_What you should do:_
Transcribe, word for word, every record in the data below.

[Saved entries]
-.-.-
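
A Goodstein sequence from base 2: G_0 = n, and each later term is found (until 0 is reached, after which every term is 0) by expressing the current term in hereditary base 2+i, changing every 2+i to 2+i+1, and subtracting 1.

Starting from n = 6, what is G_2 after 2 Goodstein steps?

base 2: 6 = 2^2 + 2; at 3: 3^3 + 3 = 30; next = 29
base 3: 29 = 3^3 + 2; at 4: 4^4 + 2 = 258; next = 257
base 4: 257 = 4^4 + 1; at 5: 5^5 + 1 = 3126; next = 3125

257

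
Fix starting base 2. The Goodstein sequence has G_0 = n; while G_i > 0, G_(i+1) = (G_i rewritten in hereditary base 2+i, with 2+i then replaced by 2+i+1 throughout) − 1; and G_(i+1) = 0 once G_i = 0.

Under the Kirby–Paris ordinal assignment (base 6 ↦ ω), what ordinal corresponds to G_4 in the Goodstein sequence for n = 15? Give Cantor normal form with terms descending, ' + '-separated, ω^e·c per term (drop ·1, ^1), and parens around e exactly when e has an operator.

15 —HB2→ 2^(2 + 1) + 2^2 + 2 + 1 —bump→ 3^(3 + 1) + 3^3 + 3 + 1 = 112 —(−1)→ 111
111 —HB3→ 3^(3 + 1) + 3^3 + 3 —bump→ 4^(4 + 1) + 4^4 + 4 = 1284 —(−1)→ 1283
1283 —HB4→ 4^(4 + 1) + 4^4 + 3 —bump→ 5^(5 + 1) + 5^5 + 3 = 18753 —(−1)→ 18752
18752 —HB5→ 5^(5 + 1) + 5^5 + 2 —bump→ 6^(6 + 1) + 6^6 + 2 = 326594 —(−1)→ 326593
326593 —HB6→ 6^(6 + 1) + 6^6 + 1 —bump→ 7^(7 + 1) + 7^7 + 1 = 6588345 —(−1)→ 6588344

ω^(ω + 1) + ω^ω + 1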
-.-.-
_Output for this exercise:_
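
A Goodstein sequence from base 2: G_0 = n, and each later term is found (until 0 is reached, after which every term is 0) by expressing the current term in hereditary base 2+i, changing every 2+i to 2+i+1, and subtracting 1.

Starting from n = 6, what is G_2 after 2 Goodstein steps?

base 2: 6 = 2^2 + 2; at 3: 3^3 + 3 = 30; next = 29
base 3: 29 = 3^3 + 2; at 4: 4^4 + 2 = 258; next = 257
base 4: 257 = 4^4 + 1; at 5: 5^5 + 1 = 3126; next = 3125

257

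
Fix starting base 2. The Goodstein sequence has G_0 = n; while G_i > 0, G_(i+1) = (G_i rewritten in hereditary base 2+i, with 2+i then replaced by 2+i+1 throughout) − 1; and G_(i+1) = 0 once G_i = 0.

Under the Kirby–Paris ordinal assignment (base 6 ↦ ω), what ordinal corresponds to G_4 in the Goodstein sequence for n = 15? Give Cantor normal form with terms descending, ' + '-separated, ω^e·c per term (drop ·1, ^1), and parens around e exactly when e has an operator.

15 —HB2→ 2^(2 + 1) + 2^2 + 2 + 1 —bump→ 3^(3 + 1) + 3^3 + 3 + 1 = 112 —(−1)→ 111
111 —HB3→ 3^(3 + 1) + 3^3 + 3 —bump→ 4^(4 + 1) + 4^4 + 4 = 1284 —(−1)→ 1283
1283 —HB4→ 4^(4 + 1) + 4^4 + 3 —bump→ 5^(5 + 1) + 5^5 + 3 = 18753 —(−1)→ 18752
18752 —HB5→ 5^(5 + 1) + 5^5 + 2 —bump→ 6^(6 + 1) + 6^6 + 2 = 326594 —(−1)→ 326593
326593 —HB6→ 6^(6 + 1) + 6^6 + 1 —bump→ 7^(7 + 1) + 7^7 + 1 = 6588345 —(−1)→ 6588344

ω^(ω + 1) + ω^ω + 1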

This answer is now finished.